### Aim of the exercise
Nothing but the lines from the start of the entries through the line containing "Ellipse: semi-major a" should appear in the answer, each given exactly.

[Stored data]
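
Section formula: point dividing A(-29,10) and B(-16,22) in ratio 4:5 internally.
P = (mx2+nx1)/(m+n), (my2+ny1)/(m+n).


Px = (4*(-16) + 5*(-29))/9 = -209/9 = -23.2222
Py = (4*22 + 5*10)/9 = 138/9 = 15.3333

P = (-23.2222, 15.3333)


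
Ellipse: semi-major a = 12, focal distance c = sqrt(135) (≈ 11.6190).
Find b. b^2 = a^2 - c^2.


b^2 = 12^2 - (sqrt(135))^2 = 144 - 135 = 9
b = sqrt(9) = 3

b = 3


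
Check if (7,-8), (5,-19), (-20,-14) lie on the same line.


7*(-19+ 14) + 5*(-14+ 8) - 20*(-8+ 19)
= -35 - 30 - 220 = -285

No, not collinear (determinant = -285)


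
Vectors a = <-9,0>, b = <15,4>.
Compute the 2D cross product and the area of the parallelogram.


cross = -9*4 - 0*15 = -36 - 0 = -36
Parallelogram area = |-36| = 36

cross = -36, parallelogram area = 36


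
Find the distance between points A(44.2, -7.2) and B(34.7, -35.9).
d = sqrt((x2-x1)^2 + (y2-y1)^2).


dx = 34.7 - 44.2 = -9.5
dy = -35.9 + 7.2 = -28.7
d = sqrt(90.25 + 823.69) = sqrt(913.94) = 30.2314

30.2314


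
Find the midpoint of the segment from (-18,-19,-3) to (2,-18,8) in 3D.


Mx = (-18+2)/2 = -8.0000
My = (-19- 18)/2 = -18.5000
Mz = (-3+8)/2 = 2.5000

M = (-8.0000, -18.5000, 2.5000)


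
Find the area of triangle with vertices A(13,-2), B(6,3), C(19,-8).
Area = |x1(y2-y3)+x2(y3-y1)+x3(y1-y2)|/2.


13*(3+ 8) = 143
6*(-8+ 2) = -36
19*(-2-3) = -95
sum = 12
Area = |12|/2 = 6.0000

6.0000 sq units


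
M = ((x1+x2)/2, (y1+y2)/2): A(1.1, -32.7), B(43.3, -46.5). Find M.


Mx = (1.1 + 43.3)/2 = 44.4/2 = 22.2000
My = (-32.7 - 46.5)/2 = -79.2/2 = -39.6000

(22.2000, -39.6000)


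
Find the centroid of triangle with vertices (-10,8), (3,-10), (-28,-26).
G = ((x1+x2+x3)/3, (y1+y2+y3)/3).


Gx = (-10+3- 28)/3 = -35/3 = -11.6667
Gy = (8- 10- 26)/3 = -28/3 = -9.3333

G = (-11.6667, -9.3333)


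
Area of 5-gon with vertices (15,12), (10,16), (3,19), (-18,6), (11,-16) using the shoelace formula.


sum(xi*y_{i+1}) = 15*16 + 10*19 + 3*6 - 18*(-16) + 11*12 = 868
sum(yi*x_{i+1}) = 12*10 + 16*3 + 19*(-18) + 6*11 - 16*15 = -348
Area = |868 + 348|/2 = 1216/2 = 608.0000

608.0000 sq units


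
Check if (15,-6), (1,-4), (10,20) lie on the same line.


15*(-4-20) + 1*(20+ 6) + 10*(-6+ 4)
= -360 + 26 - 20 = -354

No, not collinear (determinant = -354)


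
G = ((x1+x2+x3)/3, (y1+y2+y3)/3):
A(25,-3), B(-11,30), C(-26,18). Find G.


Gx = (25- 11- 26)/3 = -12/3 = -4.0000
Gy = (-3+30+18)/3 = 45/3 = 15.0000

G = (-4.0000, 15.0000)


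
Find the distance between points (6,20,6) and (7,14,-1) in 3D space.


dx=1, dy=-6, dz=-7
d = sqrt(1+36+49) = sqrt(86) = 9.2736

9.2736


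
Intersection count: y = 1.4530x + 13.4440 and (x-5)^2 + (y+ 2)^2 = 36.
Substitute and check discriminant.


Substitute y = 1.4530x + 13.4440: (x-5)^2 + (1.4530x+13.4440+ 2)^2 = 36
Expand to Ax^2 + Bx + C = 0, where b-k = 15.444
A = 1+m^2 = 3.111209
B = 2(m(b-k) - h) = 2(1.4530*15.444 - 5) = 34.880264
C = h^2 + (b-k)^2 - r^2 = 25 + 238.517136 - 36 = 227.517136
disc = B^2-4AC = 1216.6328 - 2831.4134 = -1614.7806
disc < 0

0 intersection points


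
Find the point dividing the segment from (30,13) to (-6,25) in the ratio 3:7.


Px = (3*(-6) + 7*30)/10 = 192/10 = 19.2000
Py = (3*25 + 7*13)/10 = 166/10 = 16.6000

P = (19.2000, 16.6000)


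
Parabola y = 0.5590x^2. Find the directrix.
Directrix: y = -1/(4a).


a = 0.5590
1/(4a) = 0.4472
directrix: y = -0.4472 = -0.4472

y = -0.4472


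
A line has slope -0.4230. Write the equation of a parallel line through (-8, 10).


Parallel lines have equal slopes.
m2 = -0.4230
b2 = 10 + 0.4230*(-8) = 6.6160

y = -0.4230x + 6.6160


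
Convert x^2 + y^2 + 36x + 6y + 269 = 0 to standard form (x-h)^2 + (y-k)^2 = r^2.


h = -D/2 = -36/2 = -18
k = -E/2 = -6/2 = -3
r^2 = h^2 + k^2 - F = 324 + 9 - 269 = 64
r = 8

Center (-18, -3), radius = 8


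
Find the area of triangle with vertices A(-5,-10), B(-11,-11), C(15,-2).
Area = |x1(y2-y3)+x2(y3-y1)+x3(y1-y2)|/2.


-5*(-11+ 2) = 45
-11*(-2+ 10) = -88
15*(-10+ 11) = 15
sum = -28
Area = |-28|/2 = 14.0000

14.0000 sq units


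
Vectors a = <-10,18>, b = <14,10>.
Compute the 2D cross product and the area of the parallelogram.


cross = -10*10 - 18*14 = -100 - 252 = -352
Parallelogram area = |-352| = 352

cross = -352, parallelogram area = 352


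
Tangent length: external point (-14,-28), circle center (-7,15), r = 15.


d = sqrt((-14+ 7)^2 + (-28-15)^2) = sqrt(49+1849) = 43.5660
L = sqrt(1898.0000 - 225) = sqrt(1673.0000) = 40.9023

40.9023


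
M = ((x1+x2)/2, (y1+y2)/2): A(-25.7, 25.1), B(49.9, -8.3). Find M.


Mx = (-25.7 + 49.9)/2 = 24.2/2 = 12.1000
My = (25.1 - 8.3)/2 = 16.8/2 = 8.4000

(12.1000, 8.4000)


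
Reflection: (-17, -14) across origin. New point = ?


Reflection rule for origin: (-x, -y)
(-17, -14) -> (17, 14)

(17, 14)


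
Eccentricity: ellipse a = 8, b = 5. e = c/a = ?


c = sqrt(64-25) = sqrt(39) = 6.2450
e = c/a = sqrt(39)/8 = 0.7806

e = 0.7806


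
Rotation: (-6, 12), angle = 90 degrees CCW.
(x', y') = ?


cos(90) = 0, sin(90) = 1
x' = -6*0 - 12*1 = -12
y' = -6*1 + 12*0 = -6

(-12, -6)


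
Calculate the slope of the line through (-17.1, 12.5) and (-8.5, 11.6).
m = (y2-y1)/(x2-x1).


dy = 11.6 - 12.5 = -0.9
dx = -8.5 + 17.1 = 8.6
m = -0.9/8.6 = -0.1047

m = -0.1047


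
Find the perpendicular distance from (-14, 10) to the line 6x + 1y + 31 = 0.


|6*(-14) + 1*10 + 31| = |-43| = 43
sqrt(36 + 1) = sqrt(37) = 6.0828
d = 43/sqrt(37) = 7.0692

7.0692


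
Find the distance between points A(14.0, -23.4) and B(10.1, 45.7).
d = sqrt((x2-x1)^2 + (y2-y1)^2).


dx = 10.1 - 14.0 = -3.9
dy = 45.7 + 23.4 = 69.1
d = sqrt(15.21 + 4774.81) = sqrt(4790.02) = 69.2100

69.2100


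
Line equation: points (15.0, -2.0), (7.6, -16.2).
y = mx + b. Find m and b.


m = (-14.2)/(-7.4) = 1.9189
b = y1 - m*x1 = -2.0 - (-14.2*15.0)/(-7.4) = -2.0 - 28.7838 = -30.7838

y = 1.9189x - 30.7838


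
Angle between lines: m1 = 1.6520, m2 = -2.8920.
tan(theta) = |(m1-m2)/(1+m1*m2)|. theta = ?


m1-m2 = 4.544
1+m1*m2 = -3.777584
tan(theta) = |4.544/(-3.777584)| = 1.202885
theta = arctan(|4.544/(-3.777584)|) = 50.2621 degrees (acute angle)

50.2621 degrees


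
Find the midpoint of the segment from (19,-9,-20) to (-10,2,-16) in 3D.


Mx = (19- 10)/2 = 4.5000
My = (-9+2)/2 = -3.5000
Mz = (-20- 16)/2 = -18.0000

M = (4.5000, -3.5000, -18.0000)


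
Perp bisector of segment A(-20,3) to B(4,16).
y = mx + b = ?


Midpoint = (-8, 9.5)
Slope of AB = dy/dx = 13/24 = 0.5417
Perp slope = -dx/dy = -24/13 = -1.8462
b = My - (perp slope)*Mx = 9.5 + (24*(-8))/13 = 9.5 - 14.7692 = -5.2692

y = -1.8462x - 5.2692


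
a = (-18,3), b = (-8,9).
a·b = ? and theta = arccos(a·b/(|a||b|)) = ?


a·b = -18*(-8) + 3*9 = 144 + 27 = 171
|a| = sqrt(324+9) = 18.2483
|b| = sqrt(64+81) = 12.0416
cos(theta) = 171/(sqrt(333)*sqrt(145)) = 171/sqrt(48285) = 0.778198
theta = arccos(171/sqrt(48285)) = 38.9041 degrees

a·b = 171, theta = 38.9041 deg


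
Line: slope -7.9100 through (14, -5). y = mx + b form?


y + 5 = -7.9100(x - 14)
y = -7.9100x - 5 + 7.9100*14
y = -7.9100x + 105.7400

y = -7.9100x + 105.7400


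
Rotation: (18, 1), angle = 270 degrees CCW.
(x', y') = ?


cos(270) = 0, sin(270) = -1
x' = 18*0 - 1*(-1) = 1
y' = 18*(-1) + 1*0 = -18

(1, -18)


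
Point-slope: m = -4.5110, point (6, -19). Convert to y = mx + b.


y + 19 = -4.5110(x - 6)
y = -4.5110x - 19 + 4.5110*6
y = -4.5110x + 8.0660

y = -4.5110x + 8.0660


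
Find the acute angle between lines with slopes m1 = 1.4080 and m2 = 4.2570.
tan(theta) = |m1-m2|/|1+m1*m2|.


m1-m2 = -2.849
1+m1*m2 = 6.993856
tan(theta) = |-2.849/6.993856| = 0.407358
theta = arctan(|-2.849/6.993856|) = 22.1639 degrees (acute angle)

22.1639 degrees


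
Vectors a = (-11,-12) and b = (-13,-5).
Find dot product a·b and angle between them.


a·b = -11*(-13) - 12*(-5) = 143 + 60 = 203
|a| = sqrt(121+144) = 16.2788
|b| = sqrt(169+25) = 13.9284
cos(theta) = 203/(sqrt(265)*sqrt(194)) = 203/sqrt(51410) = 0.895308
theta = arccos(203/sqrt(51410)) = 26.4520 degrees

a·b = 203, theta = 26.4520 deg


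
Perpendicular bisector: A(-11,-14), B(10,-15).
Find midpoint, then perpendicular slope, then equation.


Midpoint = (-0.5, -14.5)
Slope of AB = dy/dx = -1/21 = -0.0476
Perp slope = -dx/dy = 21/1 = 21.0000
b = My - (perp slope)*Mx = -14.5 + (21*(-0.5))/(-1) = -14.5 + 10.5000 = -4.0000

y = 21.0000x - 4.0000


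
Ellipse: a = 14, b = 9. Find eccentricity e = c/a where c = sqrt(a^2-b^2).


c = sqrt(196-81) = sqrt(115) = 10.7238
e = c/a = sqrt(115)/14 = 0.7660

e = 0.7660


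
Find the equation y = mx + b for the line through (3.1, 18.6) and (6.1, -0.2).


m = (-18.8)/(3) = -6.2667
b = y1 - m*x1 = 18.6 - (-18.8*3.1)/(3) = 18.6 + 19.4267 = 38.0267

y = -6.2667x + 38.0267


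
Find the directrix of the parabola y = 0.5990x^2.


a = 0.5990
1/(4a) = 0.4174
directrix: y = -0.4174 = -0.4174

y = -0.4174


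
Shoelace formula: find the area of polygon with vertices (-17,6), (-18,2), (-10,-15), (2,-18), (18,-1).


sum(xi*y_{i+1}) = -17*2 - 18*(-15) - 10*(-18) + 2*(-1) + 18*6 = 522
sum(yi*x_{i+1}) = 6*(-18) + 2*(-10) - 15*2 - 18*18 - 1*(-17) = -465
Area = |522 + 465|/2 = 987/2 = 493.5000

493.5000 sq units


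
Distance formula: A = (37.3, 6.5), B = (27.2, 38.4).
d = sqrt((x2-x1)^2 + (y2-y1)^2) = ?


dx = 27.2 - 37.3 = -10.1
dy = 38.4 - 6.5 = 31.9
d = sqrt(102.01 + 1017.61) = sqrt(1119.62) = 33.4607

33.4607


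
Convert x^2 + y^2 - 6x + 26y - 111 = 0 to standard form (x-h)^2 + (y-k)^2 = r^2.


h = -D/2 = 6/2 = 3
k = -E/2 = -26/2 = -13
r^2 = h^2 + k^2 - F = 9 + 169 + 111 = 289
r = 17

Center (3, -13), radius = 17


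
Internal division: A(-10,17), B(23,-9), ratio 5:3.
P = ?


Px = (5*23 + 3*(-10))/8 = 85/8 = 10.6250
Py = (5*(-9) + 3*17)/8 = 6/8 = 0.7500

P = (10.6250, 0.7500)


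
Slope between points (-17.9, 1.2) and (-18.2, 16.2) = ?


dy = 16.2 - 1.2 = 15.0
dx = -18.2 + 17.9 = -0.3
m = 15.0/(-0.3) = -50.0000

m = -50.0000


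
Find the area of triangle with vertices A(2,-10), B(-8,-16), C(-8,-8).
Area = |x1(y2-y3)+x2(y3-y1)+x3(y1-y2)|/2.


2*(-16+ 8) = -16
-8*(-8+ 10) = -16
-8*(-10+ 16) = -48
sum = -80
Area = |-80|/2 = 40.0000

40.0000 sq units


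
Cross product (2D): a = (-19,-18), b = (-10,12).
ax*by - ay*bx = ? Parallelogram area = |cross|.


cross = -19*12 + 18*(-10) = -228 - 180 = -408
Parallelogram area = |-408| = 408

cross = -408, parallelogram area = 408


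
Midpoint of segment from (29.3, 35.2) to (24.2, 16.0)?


Mx = (29.3 + 24.2)/2 = 53.5/2 = 26.7500
My = (35.2 + 16.0)/2 = 51.2/2 = 25.6000

(26.7500, 25.6000)


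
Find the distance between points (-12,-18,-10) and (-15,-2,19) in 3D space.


dx=-3, dy=16, dz=29
d = sqrt(9+256+841) = sqrt(1106) = 33.2566

33.2566


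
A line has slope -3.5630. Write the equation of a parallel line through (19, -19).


Parallel lines have equal slopes.
m2 = -3.5630
b2 = -19 + 3.5630*19 = 48.6970

y = -3.5630x + 48.6970


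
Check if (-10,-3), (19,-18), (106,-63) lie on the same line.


-10*(-18+ 63) + 19*(-63+ 3) + 106*(-3+ 18)
= -450 - 1140 + 1590 = 0

Yes, collinear (determinant = 0)


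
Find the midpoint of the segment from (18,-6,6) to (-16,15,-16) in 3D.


Mx = (18- 16)/2 = 1.0000
My = (-6+15)/2 = 4.5000
Mz = (6- 16)/2 = -5.0000

M = (1.0000, 4.5000, -5.0000)


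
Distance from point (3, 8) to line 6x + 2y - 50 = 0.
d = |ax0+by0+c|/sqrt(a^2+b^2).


|6*3 + 2*8 - 50| = |-16| = 16
sqrt(36 + 4) = sqrt(40) = 6.3246
d = 16/sqrt(40) = 2.5298

2.5298


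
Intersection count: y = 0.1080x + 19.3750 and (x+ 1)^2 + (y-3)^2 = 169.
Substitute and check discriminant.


Substitute y = 0.1080x + 19.3750: (x+ 1)^2 + (0.1080x+19.3750-3)^2 = 169
Expand to Ax^2 + Bx + C = 0, where b-k = 16.375
A = 1+m^2 = 1.011664
B = 2(m(b-k) - h) = 2(0.1080*16.375 + 1) = 5.537
C = h^2 + (b-k)^2 - r^2 = 1 + 268.140625 - 169 = 100.140625
disc = B^2-4AC = 30.6584 - 405.2347 = -374.5763
disc < 0

0 intersection points


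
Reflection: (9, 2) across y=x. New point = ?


Reflection rule for y=x: (y, x)
(9, 2) -> (2, 9)

(2, 9)


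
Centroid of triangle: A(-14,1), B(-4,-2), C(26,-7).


Gx = (-14- 4+26)/3 = 8/3 = 2.6667
Gy = (1- 2- 7)/3 = -8/3 = -2.6667

G = (2.6667, -2.6667)


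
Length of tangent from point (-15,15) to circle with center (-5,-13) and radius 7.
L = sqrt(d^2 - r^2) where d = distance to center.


d = sqrt((-15+ 5)^2 + (15+ 13)^2) = sqrt(100+784) = 29.7321
L = sqrt(884.0000 - 49) = sqrt(835.0000) = 28.8964

28.8964


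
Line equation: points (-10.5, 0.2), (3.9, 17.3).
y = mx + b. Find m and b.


m = (17.1)/(14.4) = 1.1875
b = y1 - m*x1 = 0.2 - (17.1*(-10.5))/(14.4) = 0.2 + 12.4688 = 12.6688

y = 1.1875x + 12.6688


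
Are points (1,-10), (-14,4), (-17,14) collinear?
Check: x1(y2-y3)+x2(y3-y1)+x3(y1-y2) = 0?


1*(4-14) - 14*(14+ 10) - 17*(-10-4)
= -10 - 336 + 238 = -108

No, not collinear (determinant = -108)


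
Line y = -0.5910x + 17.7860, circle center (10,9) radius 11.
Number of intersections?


Substitute y = -0.5910x + 17.7860: (x-10)^2 + (-0.5910x+17.7860-9)^2 = 121
Expand to Ax^2 + Bx + C = 0, where b-k = 8.786
A = 1+m^2 = 1.349281
B = 2(m(b-k) - h) = 2(-0.5910*8.786 - 10) = -30.385052
C = h^2 + (b-k)^2 - r^2 = 100 + 77.193796 - 121 = 56.193796
disc = B^2-4AC = 923.2514 - 303.2849 = 619.9665
disc > 0

2 intersection points


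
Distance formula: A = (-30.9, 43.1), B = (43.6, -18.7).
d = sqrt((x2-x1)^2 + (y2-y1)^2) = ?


dx = 43.6 + 30.9 = 74.5
dy = -18.7 - 43.1 = -61.8
d = sqrt(5550.25 + 3819.24) = sqrt(9369.49) = 96.7961

96.7961


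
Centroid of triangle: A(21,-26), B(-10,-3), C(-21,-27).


Gx = (21- 10- 21)/3 = -10/3 = -3.3333
Gy = (-26- 3- 27)/3 = -56/3 = -18.6667

G = (-3.3333, -18.6667)


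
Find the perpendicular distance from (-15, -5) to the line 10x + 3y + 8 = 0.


|10*(-15) + 3*(-5) + 8| = |-157| = 157
sqrt(100 + 9) = sqrt(109) = 10.4403
d = 157/sqrt(109) = 15.0379

15.0379


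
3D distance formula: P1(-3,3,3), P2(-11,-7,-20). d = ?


dx=-8, dy=-10, dz=-23
d = sqrt(64+100+529) = sqrt(693) = 26.3249

26.3249


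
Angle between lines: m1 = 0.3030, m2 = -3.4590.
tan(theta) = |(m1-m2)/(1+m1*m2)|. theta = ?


m1-m2 = 3.762
1+m1*m2 = -0.048077
tan(theta) = |3.762/(-0.048077)| = 78.249475
theta = arctan(|3.762/(-0.048077)|) = 89.2678 degrees (acute angle)

89.2678 degrees


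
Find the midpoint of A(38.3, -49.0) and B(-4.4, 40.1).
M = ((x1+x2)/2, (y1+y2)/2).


Mx = (38.3 - 4.4)/2 = 33.9/2 = 16.9500
My = (-49.0 + 40.1)/2 = -8.9/2 = -4.4500

(16.9500, -4.4500)


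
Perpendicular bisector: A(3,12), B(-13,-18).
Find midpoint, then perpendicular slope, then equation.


Midpoint = (-5, -3)
Slope of AB = dy/dx = -30/(-16) = 1.8750
Perp slope = -dx/dy = -16/30 = -0.5333
b = My - (perp slope)*Mx = -3 + (-16*(-5))/(-30) = -3 - 2.6667 = -5.6667

y = -0.5333x - 5.6667


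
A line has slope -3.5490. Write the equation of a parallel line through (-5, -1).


Parallel lines have equal slopes.
m2 = -3.5490
b2 = -1 + 3.5490*(-5) = -18.7450

y = -3.5490x - 18.7450


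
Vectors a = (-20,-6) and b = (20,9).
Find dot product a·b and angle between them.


a·b = -20*20 - 6*9 = -400 - 54 = -454
|a| = sqrt(400+36) = 20.8806
|b| = sqrt(400+81) = 21.9317
cos(theta) = -454/(sqrt(436)*sqrt(481)) = -454/sqrt(209716) = -0.991380
theta = arccos(-454/sqrt(209716)) = 172.4715 degrees

a·b = -454, theta = 172.4715 deg


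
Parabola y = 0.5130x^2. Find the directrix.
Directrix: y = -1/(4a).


a = 0.5130
1/(4a) = 0.4873
directrix: y = -0.4873 = -0.4873

y = -0.4873


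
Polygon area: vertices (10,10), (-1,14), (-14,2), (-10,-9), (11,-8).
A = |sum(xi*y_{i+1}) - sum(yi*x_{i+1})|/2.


sum(xi*y_{i+1}) = 10*14 - 1*2 - 14*(-9) - 10*(-8) + 11*10 = 454
sum(yi*x_{i+1}) = 10*(-1) + 14*(-14) + 2*(-10) - 9*11 - 8*10 = -405
Area = |454 + 405|/2 = 859/2 = 429.5000

429.5000 sq units


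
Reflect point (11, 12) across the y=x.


Reflection rule for y=x: (y, x)
(11, 12) -> (12, 11)

(12, 11)


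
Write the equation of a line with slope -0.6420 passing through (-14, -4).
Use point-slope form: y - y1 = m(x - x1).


y + 4 = -0.6420(x + 14)
y = -0.6420x - 4 + 0.6420*(-14)
y = -0.6420x - 12.9880

y = -0.6420x - 12.9880


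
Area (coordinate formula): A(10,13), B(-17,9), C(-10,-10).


10*(9+ 10) = 190
-17*(-10-13) = 391
-10*(13-9) = -40
sum = 541
Area = |541|/2 = 270.5000

270.5000 sq units


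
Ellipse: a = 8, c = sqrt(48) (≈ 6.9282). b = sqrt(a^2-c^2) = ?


b^2 = 8^2 - (sqrt(48))^2 = 64 - 48 = 16
b = sqrt(16) = 4

b = 4


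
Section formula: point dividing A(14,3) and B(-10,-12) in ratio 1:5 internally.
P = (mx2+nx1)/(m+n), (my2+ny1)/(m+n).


Px = (1*(-10) + 5*14)/6 = 60/6 = 10.0000
Py = (1*(-12) + 5*3)/6 = 3/6 = 0.5000

P = (10.0000, 0.5000)


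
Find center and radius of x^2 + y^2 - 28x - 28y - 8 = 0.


h = -D/2 = 28/2 = 14
k = -E/2 = 28/2 = 14
r^2 = h^2 + k^2 - F = 196 + 196 + 8 = 400
r = 20

Center (14, 14), radius = 20


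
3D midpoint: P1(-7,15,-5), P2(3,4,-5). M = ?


Mx = (-7+3)/2 = -2.0000
My = (15+4)/2 = 9.5000
Mz = (-5- 5)/2 = -5.0000

M = (-2.0000, 9.5000, -5.0000)


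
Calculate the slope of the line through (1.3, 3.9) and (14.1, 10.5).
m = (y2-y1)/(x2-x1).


dy = 10.5 - 3.9 = 6.6
dx = 14.1 - 1.3 = 12.8
m = 6.6/12.8 = 0.5156

m = 0.5156


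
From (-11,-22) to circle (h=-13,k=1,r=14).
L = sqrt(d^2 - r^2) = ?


d = sqrt((-11+ 13)^2 + (-22-1)^2) = sqrt(4+529) = 23.0868
L = sqrt(533.0000 - 196) = sqrt(337.0000) = 18.3576

18.3576


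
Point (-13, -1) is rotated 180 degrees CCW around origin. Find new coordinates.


cos(180) = -1, sin(180) = 0
x' = -13*(-1) + 1*0 = 13
y' = -13*0 - 1*(-1) = 1

(13, 1)


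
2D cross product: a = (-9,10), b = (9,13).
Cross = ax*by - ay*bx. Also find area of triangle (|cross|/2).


cross = -9*13 - 10*9 = -117 - 90 = -207
Triangle area = |-207|/2 = 207/2 = 103.5000

cross = -207, triangle area = 103.5000


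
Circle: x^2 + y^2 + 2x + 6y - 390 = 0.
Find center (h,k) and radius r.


h = -D/2 = -2/2 = -1
k = -E/2 = -6/2 = -3
r^2 = h^2 + k^2 - F = 1 + 9 + 390 = 400
r = 20

Center (-1, -3), radius = 20


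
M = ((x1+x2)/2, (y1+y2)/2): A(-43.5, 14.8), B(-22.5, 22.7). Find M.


Mx = (-43.5 - 22.5)/2 = -66.0/2 = -33.0000
My = (14.8 + 22.7)/2 = 37.5/2 = 18.7500

(-33.0000, 18.7500)


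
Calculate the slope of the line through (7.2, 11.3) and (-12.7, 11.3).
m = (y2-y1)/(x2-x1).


dy = 11.3 - 11.3 = 0.0
dx = -12.7 - 7.2 = -19.9
m = 0.0/(-19.9) = 0

m = 0


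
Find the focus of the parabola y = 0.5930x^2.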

### Answer for the task
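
Section formula: point dividing A(-29,10) and B(-16,22) in ratio 4:5 internally.
P = (mx2+nx1)/(m+n), (my2+ny1)/(m+n).


Px = (4*(-16) + 5*(-29))/9 = -209/9 = -23.2222
Py = (4*22 + 5*10)/9 = 138/9 = 15.3333

P = (-23.2222, 15.3333)


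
Ellipse: semi-major a = 12, focal distance c = sqrt(135) (≈ 11.6190).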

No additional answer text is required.